SUPPLIED RECORDS =

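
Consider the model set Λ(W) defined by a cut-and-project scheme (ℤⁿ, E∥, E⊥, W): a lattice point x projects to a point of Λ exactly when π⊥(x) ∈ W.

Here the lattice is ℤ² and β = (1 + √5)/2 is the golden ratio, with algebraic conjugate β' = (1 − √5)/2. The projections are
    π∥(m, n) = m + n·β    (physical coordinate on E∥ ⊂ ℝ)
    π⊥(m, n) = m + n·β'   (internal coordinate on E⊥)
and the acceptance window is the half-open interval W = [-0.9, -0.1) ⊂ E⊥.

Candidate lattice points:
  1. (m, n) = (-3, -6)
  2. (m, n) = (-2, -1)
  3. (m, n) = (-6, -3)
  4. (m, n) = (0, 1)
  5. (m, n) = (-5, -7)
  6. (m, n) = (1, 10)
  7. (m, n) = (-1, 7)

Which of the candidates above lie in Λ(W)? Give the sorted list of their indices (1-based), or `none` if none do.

β' = (1−√5)/2 ≈ -0.618034.
[1] lift (-3,-6): star map gives 0.708204; window check -0.9 ≤ 0.708204 < -0.1 is false → out
[2] lift (-2,-1): star map gives -1.381966; window check -0.9 ≤ -1.381966 < -0.1 is false → out
[3] lift (-6,-3): star map gives -4.145898; window check -0.9 ≤ -4.145898 < -0.1 is false → out
[4] lift (0,1): star map gives -0.618034; window check -0.9 ≤ -0.618034 < -0.1 is true → IN Λ
[5] lift (-5,-7): star map gives -0.673762; window check -0.9 ≤ -0.673762 < -0.1 is true → IN Λ
[6] lift (1,10): star map gives -5.180340; window check -0.9 ≤ -5.180340 < -0.1 is false → out
[7] lift (-1,7): star map gives -5.326238; window check -0.9 ≤ -5.326238 < -0.1 is false → out

4, 5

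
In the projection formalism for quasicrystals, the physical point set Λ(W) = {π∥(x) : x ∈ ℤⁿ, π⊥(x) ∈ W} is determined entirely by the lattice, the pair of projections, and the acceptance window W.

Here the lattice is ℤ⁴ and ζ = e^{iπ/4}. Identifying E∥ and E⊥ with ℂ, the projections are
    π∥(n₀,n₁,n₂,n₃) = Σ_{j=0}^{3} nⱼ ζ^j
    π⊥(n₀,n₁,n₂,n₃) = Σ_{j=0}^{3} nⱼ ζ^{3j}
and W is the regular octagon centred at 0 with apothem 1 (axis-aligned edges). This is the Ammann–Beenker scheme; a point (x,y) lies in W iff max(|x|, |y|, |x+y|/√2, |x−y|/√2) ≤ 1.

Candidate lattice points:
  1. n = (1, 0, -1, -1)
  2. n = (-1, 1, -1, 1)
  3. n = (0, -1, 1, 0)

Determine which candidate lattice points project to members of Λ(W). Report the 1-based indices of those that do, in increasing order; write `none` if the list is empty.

Internal map: ζ^{3j} for j=0..3 gives (1,0), (−√2/2,√2/2), (0,−1), (√2/2,√2/2).
candidate 1: n = (1, 0, -1, -1) → π⊥ ≈ (+0.29289, +0.29289); max(|x|,|y|,|x±y|/√2) = 0.41421 ≤ 1 ⇒ ∈ W
candidate 2: n = (-1, 1, -1, 1) → π⊥ ≈ (-1.00000, +2.41421); max(|x|,|y|,|x±y|/√2) = 2.41421 > 1 ⇒ ∉ W
candidate 3: n = (0, -1, 1, 0) → π⊥ ≈ (+0.70711, -1.70711); max(|x|,|y|,|x±y|/√2) = 1.70711 > 1 ⇒ ∉ W

1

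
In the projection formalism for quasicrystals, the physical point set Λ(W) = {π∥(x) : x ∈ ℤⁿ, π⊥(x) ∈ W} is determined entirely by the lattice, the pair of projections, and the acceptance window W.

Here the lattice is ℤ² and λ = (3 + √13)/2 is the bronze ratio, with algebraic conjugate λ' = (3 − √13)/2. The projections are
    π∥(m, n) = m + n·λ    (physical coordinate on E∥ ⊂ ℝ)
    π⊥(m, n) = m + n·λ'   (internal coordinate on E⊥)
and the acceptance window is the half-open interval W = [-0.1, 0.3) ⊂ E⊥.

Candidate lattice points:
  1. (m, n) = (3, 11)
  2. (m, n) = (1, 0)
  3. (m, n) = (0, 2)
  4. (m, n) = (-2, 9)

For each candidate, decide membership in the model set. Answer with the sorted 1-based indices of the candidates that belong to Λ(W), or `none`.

λ' = (3−√13)/2 ≈ -0.3028.
#1 (3,11): internal coord 3 + (11)·λ' = -0.3305; -0.3305 ∉ [-0.1, 0.3) → out
#2 (1,0): internal coord 1 + (0)·λ' = +1.0000; +1.0000 ∉ [-0.1, 0.3) → out
#3 (0,2): internal coord 0 + (2)·λ' = -0.6056; -0.6056 ∉ [-0.1, 0.3) → out
#4 (-2,9): internal coord -2 + (9)·λ' = -4.7250; -4.7250 ∉ [-0.1, 0.3) → out

none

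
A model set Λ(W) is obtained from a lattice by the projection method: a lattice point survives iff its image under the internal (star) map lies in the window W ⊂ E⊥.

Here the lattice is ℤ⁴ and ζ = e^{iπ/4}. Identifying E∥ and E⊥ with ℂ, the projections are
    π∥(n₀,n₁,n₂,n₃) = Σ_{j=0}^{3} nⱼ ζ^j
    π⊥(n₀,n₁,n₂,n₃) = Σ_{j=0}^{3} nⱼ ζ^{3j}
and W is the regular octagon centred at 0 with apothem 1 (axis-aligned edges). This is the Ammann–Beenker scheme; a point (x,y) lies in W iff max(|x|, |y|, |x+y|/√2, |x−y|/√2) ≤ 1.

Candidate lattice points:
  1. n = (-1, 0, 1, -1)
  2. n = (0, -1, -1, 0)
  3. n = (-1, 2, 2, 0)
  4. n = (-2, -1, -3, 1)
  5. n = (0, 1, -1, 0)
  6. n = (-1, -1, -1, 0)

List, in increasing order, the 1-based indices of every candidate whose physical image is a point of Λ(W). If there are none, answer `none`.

π⊥(n) = n₀ + n₁ζ³ + n₂ζ⁶ + n₃ζ⁹ where ζ = e^{iπ/4}.
#1 (-1, 0, 1, -1): internal (-1.70711, -1.70711); octagon support 2.41421 vs apothem 1 → ∉ W
#2 (0, -1, -1, 0): internal (0.70711, 0.29289); octagon support 0.70711 vs apothem 1 → ∈ W
#3 (-1, 2, 2, 0): internal (-2.41421, -0.58579); octagon support 2.41421 vs apothem 1 → ∉ W
#4 (-2, -1, -3, 1): internal (-0.58579, 3.00000); octagon support 3.00000 vs apothem 1 → ∉ W
#5 (0, 1, -1, 0): internal (-0.70711, 1.70711); octagon support 1.70711 vs apothem 1 → ∉ W
#6 (-1, -1, -1, 0): internal (-0.29289, 0.29289); octagon support 0.41421 vs apothem 1 → ∈ W

2, 6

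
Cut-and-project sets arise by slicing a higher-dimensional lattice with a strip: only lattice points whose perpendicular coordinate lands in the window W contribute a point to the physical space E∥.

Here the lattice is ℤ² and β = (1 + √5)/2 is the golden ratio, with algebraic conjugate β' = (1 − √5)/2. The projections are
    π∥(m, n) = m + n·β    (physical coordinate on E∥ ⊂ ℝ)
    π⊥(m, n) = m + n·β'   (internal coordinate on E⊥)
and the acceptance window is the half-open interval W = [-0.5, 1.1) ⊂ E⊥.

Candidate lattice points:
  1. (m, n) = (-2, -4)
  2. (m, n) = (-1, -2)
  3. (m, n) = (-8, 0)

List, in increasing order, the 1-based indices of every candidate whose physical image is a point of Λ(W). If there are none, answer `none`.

1, 2

Compute β' = (1−√5)/2 = -0.61803, so π⊥(m,n) = m -0.61803·n.
#1 (-2,-4): internal coord -2 + (-4)·β' = +0.47214; +0.47214 ∈ [-0.5, 1.1) → IN Λ
#2 (-1,-2): internal coord -1 + (-2)·β' = +0.23607; +0.23607 ∈ [-0.5, 1.1) → IN Λ
#3 (-8,0): internal coord -8 + (0)·β' = -8.00000; -8.00000 ∉ [-0.5, 1.1) → out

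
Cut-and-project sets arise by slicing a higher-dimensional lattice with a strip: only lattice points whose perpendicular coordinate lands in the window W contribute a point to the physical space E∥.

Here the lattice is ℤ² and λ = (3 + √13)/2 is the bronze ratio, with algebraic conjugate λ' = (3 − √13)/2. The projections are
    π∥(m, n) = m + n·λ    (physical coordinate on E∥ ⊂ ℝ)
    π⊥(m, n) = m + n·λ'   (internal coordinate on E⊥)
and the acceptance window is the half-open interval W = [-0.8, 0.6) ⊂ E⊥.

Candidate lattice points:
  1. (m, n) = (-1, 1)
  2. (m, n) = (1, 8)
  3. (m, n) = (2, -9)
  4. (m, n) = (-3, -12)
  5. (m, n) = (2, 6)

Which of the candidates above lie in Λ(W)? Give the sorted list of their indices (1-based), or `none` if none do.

5

Compute λ' = (3−√13)/2 = -0.302776, so π⊥(m,n) = m -0.302776·n.
[1] lift (-1,1): star map gives -1.302776; window check -0.8 ≤ -1.302776 < 0.6 is false → out
[2] lift (1,8): star map gives -1.422205; window check -0.8 ≤ -1.422205 < 0.6 is false → out
[3] lift (2,-9): star map gives 4.724981; window check -0.8 ≤ 4.724981 < 0.6 is false → out
[4] lift (-3,-12): star map gives 0.633308; window check -0.8 ≤ 0.633308 < 0.6 is false → out
[5] lift (2,6): star map gives 0.183346; window check -0.8 ≤ 0.183346 < 0.6 is true → IN Λ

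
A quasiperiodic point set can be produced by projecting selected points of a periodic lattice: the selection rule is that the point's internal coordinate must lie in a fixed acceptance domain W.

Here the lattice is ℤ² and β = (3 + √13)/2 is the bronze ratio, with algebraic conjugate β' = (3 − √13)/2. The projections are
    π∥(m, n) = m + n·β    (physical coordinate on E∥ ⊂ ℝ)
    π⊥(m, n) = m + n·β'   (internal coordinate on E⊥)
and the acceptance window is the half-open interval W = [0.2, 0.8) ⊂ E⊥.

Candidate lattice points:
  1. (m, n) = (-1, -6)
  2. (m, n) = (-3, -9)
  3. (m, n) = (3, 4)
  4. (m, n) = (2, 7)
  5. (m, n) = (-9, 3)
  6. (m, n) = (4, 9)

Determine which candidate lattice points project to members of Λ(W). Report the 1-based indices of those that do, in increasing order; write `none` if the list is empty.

β' = (3−√13)/2 ≈ -0.302776.
candidate 1: (m,n)=(-1,-6) → π∥ = -1-6·β ≈ -20.816654, π⊥ = -1-6·β' ≈ 0.816654 ∉ [0.2, 0.8) ⇒ out
candidate 2: (m,n)=(-3,-9) → π∥ = -3-9·β ≈ -32.724981, π⊥ = -3-9·β' ≈ -0.275019 ∉ [0.2, 0.8) ⇒ out
candidate 3: (m,n)=(3,4) → π∥ = 3+4·β ≈ 16.211103, π⊥ = 3+4·β' ≈ 1.788897 ∉ [0.2, 0.8) ⇒ out
candidate 4: (m,n)=(2,7) → π∥ = 2+7·β ≈ 25.119429, π⊥ = 2+7·β' ≈ -0.119429 ∉ [0.2, 0.8) ⇒ out
candidate 5: (m,n)=(-9,3) → π∥ = -9+3·β ≈ 0.908327, π⊥ = -9+3·β' ≈ -9.908327 ∉ [0.2, 0.8) ⇒ out
candidate 6: (m,n)=(4,9) → π∥ = 4+9·β ≈ 33.724981, π⊥ = 4+9·β' ≈ 1.275019 ∉ [0.2, 0.8) ⇒ out

none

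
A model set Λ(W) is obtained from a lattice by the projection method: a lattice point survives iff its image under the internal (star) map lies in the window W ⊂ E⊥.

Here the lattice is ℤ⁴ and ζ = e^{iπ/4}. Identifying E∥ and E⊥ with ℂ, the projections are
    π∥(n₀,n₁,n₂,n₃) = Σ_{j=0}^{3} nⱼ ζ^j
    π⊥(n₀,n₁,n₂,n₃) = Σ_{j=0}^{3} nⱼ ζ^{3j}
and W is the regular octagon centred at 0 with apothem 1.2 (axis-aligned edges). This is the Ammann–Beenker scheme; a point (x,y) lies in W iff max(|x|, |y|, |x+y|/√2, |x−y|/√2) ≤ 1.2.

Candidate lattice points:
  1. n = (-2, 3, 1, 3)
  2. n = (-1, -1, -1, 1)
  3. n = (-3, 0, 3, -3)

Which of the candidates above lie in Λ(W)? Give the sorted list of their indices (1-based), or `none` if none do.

2

With ζ = e^{iπ/4} the internal vectors are ζ^0,ζ^3,ζ^6,ζ^9.
#1 (-2, 3, 1, 3): internal (-2.00000, 3.24264); octagon support 3.70711 vs apothem 1.2 → ∉ W
#2 (-1, -1, -1, 1): internal (0.41421, 1.00000); octagon support 1.00000 vs apothem 1.2 → ∈ W
#3 (-3, 0, 3, -3): internal (-5.12132, -5.12132); octagon support 7.24264 vs apothem 1.2 → ∉ W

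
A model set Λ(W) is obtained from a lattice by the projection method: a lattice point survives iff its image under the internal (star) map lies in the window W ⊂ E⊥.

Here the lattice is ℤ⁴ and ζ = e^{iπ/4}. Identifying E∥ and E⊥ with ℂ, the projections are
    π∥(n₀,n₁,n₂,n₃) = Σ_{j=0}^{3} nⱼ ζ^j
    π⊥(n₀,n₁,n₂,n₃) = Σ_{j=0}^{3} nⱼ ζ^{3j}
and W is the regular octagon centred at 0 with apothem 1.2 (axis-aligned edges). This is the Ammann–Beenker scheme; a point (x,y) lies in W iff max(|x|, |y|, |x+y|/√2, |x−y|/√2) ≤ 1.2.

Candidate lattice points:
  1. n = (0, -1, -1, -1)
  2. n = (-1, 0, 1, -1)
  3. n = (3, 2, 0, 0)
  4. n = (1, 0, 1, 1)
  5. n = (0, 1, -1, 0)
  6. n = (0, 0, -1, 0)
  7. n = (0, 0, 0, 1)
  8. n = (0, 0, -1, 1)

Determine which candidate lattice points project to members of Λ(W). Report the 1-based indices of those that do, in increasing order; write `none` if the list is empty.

1, 6, 7

Internal map: ζ^{3j} for j=0..3 gives (1,0), (−√2/2,√2/2), (0,−1), (√2/2,√2/2).
candidate 1: n = (0, -1, -1, -1) → π⊥ ≈ (+0.0000, -0.4142); max(|x|,|y|,|x±y|/√2) = 0.4142 ≤ 1.2 ⇒ ∈ W
candidate 2: n = (-1, 0, 1, -1) → π⊥ ≈ (-1.7071, -1.7071); max(|x|,|y|,|x±y|/√2) = 2.4142 > 1.2 ⇒ ∉ W
candidate 3: n = (3, 2, 0, 0) → π⊥ ≈ (+1.5858, +1.4142); max(|x|,|y|,|x±y|/√2) = 2.1213 > 1.2 ⇒ ∉ W
candidate 4: n = (1, 0, 1, 1) → π⊥ ≈ (+1.7071, -0.2929); max(|x|,|y|,|x±y|/√2) = 1.7071 > 1.2 ⇒ ∉ W
candidate 5: n = (0, 1, -1, 0) → π⊥ ≈ (-0.7071, +1.7071); max(|x|,|y|,|x±y|/√2) = 1.7071 > 1.2 ⇒ ∉ W
candidate 6: n = (0, 0, -1, 0) → π⊥ ≈ (+0.0000, +1.0000); max(|x|,|y|,|x±y|/√2) = 1.0000 ≤ 1.2 ⇒ ∈ W
candidate 7: n = (0, 0, 0, 1) → π⊥ ≈ (+0.7071, +0.7071); max(|x|,|y|,|x±y|/√2) = 1.0000 ≤ 1.2 ⇒ ∈ W
candidate 8: n = (0, 0, -1, 1) → π⊥ ≈ (+0.7071, +1.7071); max(|x|,|y|,|x±y|/√2) = 1.7071 > 1.2 ⇒ ∉ W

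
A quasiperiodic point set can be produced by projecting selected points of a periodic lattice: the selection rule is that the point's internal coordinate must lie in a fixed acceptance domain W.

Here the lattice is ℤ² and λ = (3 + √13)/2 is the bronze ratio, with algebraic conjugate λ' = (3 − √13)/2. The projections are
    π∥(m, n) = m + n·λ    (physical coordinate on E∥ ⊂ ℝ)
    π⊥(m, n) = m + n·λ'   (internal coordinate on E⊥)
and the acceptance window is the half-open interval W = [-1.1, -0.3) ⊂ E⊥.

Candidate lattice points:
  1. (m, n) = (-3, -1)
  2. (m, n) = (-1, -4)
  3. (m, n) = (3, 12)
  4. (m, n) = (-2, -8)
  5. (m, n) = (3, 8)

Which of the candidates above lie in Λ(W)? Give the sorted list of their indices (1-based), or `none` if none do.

Compute λ' = (3−√13)/2 = -0.30278, so π⊥(m,n) = m -0.30278·n.
[1] lift (-3,-1): star map gives -2.69722; window check -1.1 ≤ -2.69722 < -0.3 is false → out
[2] lift (-1,-4): star map gives 0.21110; window check -1.1 ≤ 0.21110 < -0.3 is false → out
[3] lift (3,12): star map gives -0.63331; window check -1.1 ≤ -0.63331 < -0.3 is true → IN Λ
[4] lift (-2,-8): star map gives 0.42221; window check -1.1 ≤ 0.42221 < -0.3 is false → out
[5] lift (3,8): star map gives 0.57779; window check -1.1 ≤ 0.57779 < -0.3 is false → out

3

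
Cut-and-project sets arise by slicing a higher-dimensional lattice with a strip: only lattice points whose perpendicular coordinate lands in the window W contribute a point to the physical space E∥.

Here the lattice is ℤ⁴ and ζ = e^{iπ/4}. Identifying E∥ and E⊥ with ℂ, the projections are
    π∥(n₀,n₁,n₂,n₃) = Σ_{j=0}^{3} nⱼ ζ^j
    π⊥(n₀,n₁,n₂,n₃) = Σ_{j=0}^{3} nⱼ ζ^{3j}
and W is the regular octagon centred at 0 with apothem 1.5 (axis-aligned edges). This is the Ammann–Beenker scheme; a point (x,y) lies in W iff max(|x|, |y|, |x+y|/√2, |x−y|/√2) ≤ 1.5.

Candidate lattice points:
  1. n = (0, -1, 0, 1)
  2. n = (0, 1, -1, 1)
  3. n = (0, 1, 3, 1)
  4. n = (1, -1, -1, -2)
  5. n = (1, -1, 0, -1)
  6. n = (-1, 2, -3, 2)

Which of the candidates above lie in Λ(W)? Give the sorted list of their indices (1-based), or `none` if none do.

With ζ = e^{iπ/4} the internal vectors are ζ^0,ζ^3,ζ^6,ζ^9.
candidate 1: n = (0, -1, 0, 1) → π⊥ ≈ (+1.4142, +0.0000); max(|x|,|y|,|x±y|/√2) = 1.4142 ≤ 1.5 ⇒ ∈ W
candidate 2: n = (0, 1, -1, 1) → π⊥ ≈ (+0.0000, +2.4142); max(|x|,|y|,|x±y|/√2) = 2.4142 > 1.5 ⇒ ∉ W
candidate 3: n = (0, 1, 3, 1) → π⊥ ≈ (+0.0000, -1.5858); max(|x|,|y|,|x±y|/√2) = 1.5858 > 1.5 ⇒ ∉ W
candidate 4: n = (1, -1, -1, -2) → π⊥ ≈ (+0.2929, -1.1213); max(|x|,|y|,|x±y|/√2) = 1.1213 ≤ 1.5 ⇒ ∈ W
candidate 5: n = (1, -1, 0, -1) → π⊥ ≈ (+1.0000, -1.4142); max(|x|,|y|,|x±y|/√2) = 1.7071 > 1.5 ⇒ ∉ W
candidate 6: n = (-1, 2, -3, 2) → π⊥ ≈ (-1.0000, +5.8284); max(|x|,|y|,|x±y|/√2) = 5.8284 > 1.5 ⇒ ∉ W

1, 4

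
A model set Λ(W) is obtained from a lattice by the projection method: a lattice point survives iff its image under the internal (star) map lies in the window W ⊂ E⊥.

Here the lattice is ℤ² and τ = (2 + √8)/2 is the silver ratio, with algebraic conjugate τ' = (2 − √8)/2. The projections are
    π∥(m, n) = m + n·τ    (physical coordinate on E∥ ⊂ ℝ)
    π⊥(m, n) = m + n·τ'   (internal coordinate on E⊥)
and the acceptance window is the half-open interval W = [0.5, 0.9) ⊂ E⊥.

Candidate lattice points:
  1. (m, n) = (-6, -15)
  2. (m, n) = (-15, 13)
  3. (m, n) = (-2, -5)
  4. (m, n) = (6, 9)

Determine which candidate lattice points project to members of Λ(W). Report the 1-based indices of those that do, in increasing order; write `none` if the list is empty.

Compute τ' = (2−√8)/2 = -0.4142, so π⊥(m,n) = m -0.4142·n.
candidate 1: (m,n)=(-6,-15) → π∥ = -6-15·τ ≈ -42.2132, π⊥ = -6-15·τ' ≈ 0.2132 ∉ [0.5, 0.9) ⇒ out
candidate 2: (m,n)=(-15,13) → π∥ = -15+13·τ ≈ 16.3848, π⊥ = -15+13·τ' ≈ -20.3848 ∉ [0.5, 0.9) ⇒ out
candidate 3: (m,n)=(-2,-5) → π∥ = -2-5·τ ≈ -14.0711, π⊥ = -2-5·τ' ≈ 0.0711 ∉ [0.5, 0.9) ⇒ out
candidate 4: (m,n)=(6,9) → π∥ = 6+9·τ ≈ 27.7279, π⊥ = 6+9·τ' ≈ 2.2721 ∉ [0.5, 0.9) ⇒ out

none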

ACTIVITY = After locating the line with "5. (m, n) = (-9, 3)" in the material above, return it and each line after it exactly, ending at the line with "3. n = (-3, 0, 3, -3)".

SOLUTION FOR THIS TASK =
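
  5. (m, n) = (-9, 3)
  6. (m, n) = (4, 9)

Determine which candidate lattice points project to members of Λ(W). Report the 1-based indices of those that do, in increasing order; write `none` if the list is empty.

β' = (3−√13)/2 ≈ -0.302776.
candidate 1: (m,n)=(-1,-6) → π∥ = -1-6·β ≈ -20.816654, π⊥ = -1-6·β' ≈ 0.816654 ∉ [0.2, 0.8) ⇒ out
candidate 2: (m,n)=(-3,-9) → π∥ = -3-9·β ≈ -32.724981, π⊥ = -3-9·β' ≈ -0.275019 ∉ [0.2, 0.8) ⇒ out
candidate 3: (m,n)=(3,4) → π∥ = 3+4·β ≈ 16.211103, π⊥ = 3+4·β' ≈ 1.788897 ∉ [0.2, 0.8) ⇒ out
candidate 4: (m,n)=(2,7) → π∥ = 2+7·β ≈ 25.119429, π⊥ = 2+7·β' ≈ -0.119429 ∉ [0.2, 0.8) ⇒ out
candidate 5: (m,n)=(-9,3) → π∥ = -9+3·β ≈ 0.908327, π⊥ = -9+3·β' ≈ -9.908327 ∉ [0.2, 0.8) ⇒ out
candidate 6: (m,n)=(4,9) → π∥ = 4+9·β ≈ 33.724981, π⊥ = 4+9·β' ≈ 1.275019 ∉ [0.2, 0.8) ⇒ out

none

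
A model set Λ(W) is obtained from a lattice by the projection method: a lattice point survives iff its image under the internal (star) map lies in the window W ⊂ E⊥.

Here the lattice is ℤ⁴ and ζ = e^{iπ/4}. Identifying E∥ and E⊥ with ℂ, the projections are
    π∥(n₀,n₁,n₂,n₃) = Σ_{j=0}^{3} nⱼ ζ^j
    π⊥(n₀,n₁,n₂,n₃) = Σ_{j=0}^{3} nⱼ ζ^{3j}
and W is the regular octagon centred at 0 with apothem 1.2 (axis-aligned edges). This is the Ammann–Beenker scheme; a point (x,y) lies in W iff max(|x|, |y|, |x+y|/√2, |x−y|/√2) ≤ 1.2.

Candidate lattice points:
  1. n = (-2, 3, 1, 3)
  2. n = (-1, -1, -1, 1)
  3. n = (-3, 0, 3, -3)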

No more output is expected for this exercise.